Records from a collection
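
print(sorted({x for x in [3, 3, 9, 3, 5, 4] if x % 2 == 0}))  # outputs [4]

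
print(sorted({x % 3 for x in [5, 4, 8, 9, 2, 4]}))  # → [0, 1, 2]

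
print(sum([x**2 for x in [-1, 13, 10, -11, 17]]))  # 680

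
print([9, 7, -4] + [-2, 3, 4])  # [9, 7, -4, -2, 3, 4]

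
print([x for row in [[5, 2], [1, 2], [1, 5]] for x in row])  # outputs [5, 2, 1, 2, 1, 5]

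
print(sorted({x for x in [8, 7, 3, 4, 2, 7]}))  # [2, 3, 4, 7, 8]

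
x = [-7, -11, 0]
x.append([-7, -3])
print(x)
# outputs [-7, -11, 0, [-7, -3]]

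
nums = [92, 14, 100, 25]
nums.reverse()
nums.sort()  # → [14, 25, 92, 100]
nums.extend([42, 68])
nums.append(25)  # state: [14, 25, 92, 100, 42, 68, 25]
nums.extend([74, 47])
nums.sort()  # [14, 25, 25, 42, 47, 68, 74, 92, 100]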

> **Task item**
Copy each line of the preceding data that contains the string "outputs".

> **Task answer**
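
print(sorted({x for x in [3, 3, 9, 3, 5, 4] if x % 2 == 0}))  # outputs [4]
print([x for row in [[5, 2], [1, 2], [1, 5]] for x in row])  # outputs [5, 2, 1, 2, 1, 5]
# outputs [-7, -11, 0, [-7, -3]]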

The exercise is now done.